What you need to do :: The listing below holds a line with "A neutron is prepared in the state" and a line with "A neutron is prepared in the spin". Reproduce those two lines exactly, plus everything between them.

+++ Data to process

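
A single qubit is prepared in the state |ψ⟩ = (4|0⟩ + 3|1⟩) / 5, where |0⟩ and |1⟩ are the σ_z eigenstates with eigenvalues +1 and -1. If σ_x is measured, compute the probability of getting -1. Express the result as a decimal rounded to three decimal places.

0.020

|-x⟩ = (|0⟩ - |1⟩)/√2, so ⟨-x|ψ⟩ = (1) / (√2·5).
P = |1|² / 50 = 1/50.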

++++++
+++ Data to process

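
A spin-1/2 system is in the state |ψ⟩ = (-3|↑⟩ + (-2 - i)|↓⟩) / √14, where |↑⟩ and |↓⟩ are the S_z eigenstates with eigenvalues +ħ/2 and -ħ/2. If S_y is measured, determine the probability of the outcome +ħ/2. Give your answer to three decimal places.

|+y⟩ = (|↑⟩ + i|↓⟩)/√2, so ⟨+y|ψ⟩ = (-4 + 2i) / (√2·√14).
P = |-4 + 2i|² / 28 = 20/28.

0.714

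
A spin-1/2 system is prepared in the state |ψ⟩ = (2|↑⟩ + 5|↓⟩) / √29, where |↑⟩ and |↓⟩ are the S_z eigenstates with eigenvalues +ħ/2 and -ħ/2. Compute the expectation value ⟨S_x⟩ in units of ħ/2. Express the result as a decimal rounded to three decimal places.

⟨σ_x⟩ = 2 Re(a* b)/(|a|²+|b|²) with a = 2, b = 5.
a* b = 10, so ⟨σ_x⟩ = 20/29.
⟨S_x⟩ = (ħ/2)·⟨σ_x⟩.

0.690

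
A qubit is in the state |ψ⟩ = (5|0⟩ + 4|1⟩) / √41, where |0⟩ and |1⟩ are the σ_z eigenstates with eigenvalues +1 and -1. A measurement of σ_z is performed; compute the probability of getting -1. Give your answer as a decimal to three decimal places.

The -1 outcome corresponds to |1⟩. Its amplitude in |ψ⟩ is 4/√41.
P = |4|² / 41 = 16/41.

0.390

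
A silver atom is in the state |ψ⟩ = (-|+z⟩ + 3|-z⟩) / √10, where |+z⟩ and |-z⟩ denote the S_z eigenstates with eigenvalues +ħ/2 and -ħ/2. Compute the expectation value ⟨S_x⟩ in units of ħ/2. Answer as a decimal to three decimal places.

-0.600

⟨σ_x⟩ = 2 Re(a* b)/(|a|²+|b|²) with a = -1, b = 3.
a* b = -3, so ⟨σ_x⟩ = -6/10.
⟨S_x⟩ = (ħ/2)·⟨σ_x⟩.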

++++++
+++ Data to process

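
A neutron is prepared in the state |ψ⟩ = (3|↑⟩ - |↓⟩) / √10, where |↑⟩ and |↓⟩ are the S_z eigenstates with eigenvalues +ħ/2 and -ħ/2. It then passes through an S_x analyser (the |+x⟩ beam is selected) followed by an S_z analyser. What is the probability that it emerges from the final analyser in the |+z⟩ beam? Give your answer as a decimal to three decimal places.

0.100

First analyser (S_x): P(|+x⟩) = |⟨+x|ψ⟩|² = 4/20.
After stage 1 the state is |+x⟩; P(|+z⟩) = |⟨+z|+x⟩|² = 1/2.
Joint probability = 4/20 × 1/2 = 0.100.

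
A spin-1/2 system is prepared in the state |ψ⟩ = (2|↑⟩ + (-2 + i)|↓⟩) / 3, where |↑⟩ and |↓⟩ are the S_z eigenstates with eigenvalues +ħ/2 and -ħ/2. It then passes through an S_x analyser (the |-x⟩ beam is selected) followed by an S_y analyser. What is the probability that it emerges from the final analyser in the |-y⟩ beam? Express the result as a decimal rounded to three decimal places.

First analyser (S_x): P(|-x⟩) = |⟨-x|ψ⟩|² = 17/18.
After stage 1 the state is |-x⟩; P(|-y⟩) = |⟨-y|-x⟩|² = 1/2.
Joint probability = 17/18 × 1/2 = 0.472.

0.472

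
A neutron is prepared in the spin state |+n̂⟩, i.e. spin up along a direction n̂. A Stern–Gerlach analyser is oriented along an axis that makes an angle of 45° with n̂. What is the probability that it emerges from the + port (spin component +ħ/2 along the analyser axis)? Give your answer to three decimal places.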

++++++

The completed task ::
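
A neutron is prepared in the state |ψ⟩ = (3|↑⟩ - |↓⟩) / √10, where |↑⟩ and |↓⟩ are the S_z eigenstates with eigenvalues +ħ/2 and -ħ/2. It then passes through an S_x analyser (the |+x⟩ beam is selected) followed by an S_z analyser. What is the probability that it emerges from the final analyser in the |+z⟩ beam? Give your answer as a decimal to three decimal places.

0.100

First analyser (S_x): P(|+x⟩) = |⟨+x|ψ⟩|² = 4/20.
After stage 1 the state is |+x⟩; P(|+z⟩) = |⟨+z|+x⟩|² = 1/2.
Joint probability = 4/20 × 1/2 = 0.100.

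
A spin-1/2 system is prepared in the state |ψ⟩ = (2|↑⟩ + (-2 + i)|↓⟩) / 3, where |↑⟩ and |↓⟩ are the S_z eigenstates with eigenvalues +ħ/2 and -ħ/2. It then passes through an S_x analyser (the |-x⟩ beam is selected) followed by an S_y analyser. What is the probability that it emerges from the final analyser in the |-y⟩ beam? Express the result as a decimal rounded to three decimal places.

First analyser (S_x): P(|-x⟩) = |⟨-x|ψ⟩|² = 17/18.
After stage 1 the state is |-x⟩; P(|-y⟩) = |⟨-y|-x⟩|² = 1/2.
Joint probability = 17/18 × 1/2 = 0.472.

0.472

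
A neutron is prepared in the spin state |+n̂⟩, i.e. spin up along a direction n̂. A Stern–Gerlach analyser is oriented along an axis that makes an angle of 45° with n̂. What is the probability that it emerges from the + port (spin component +ħ/2 along the analyser axis)? Give your answer to three decimal places.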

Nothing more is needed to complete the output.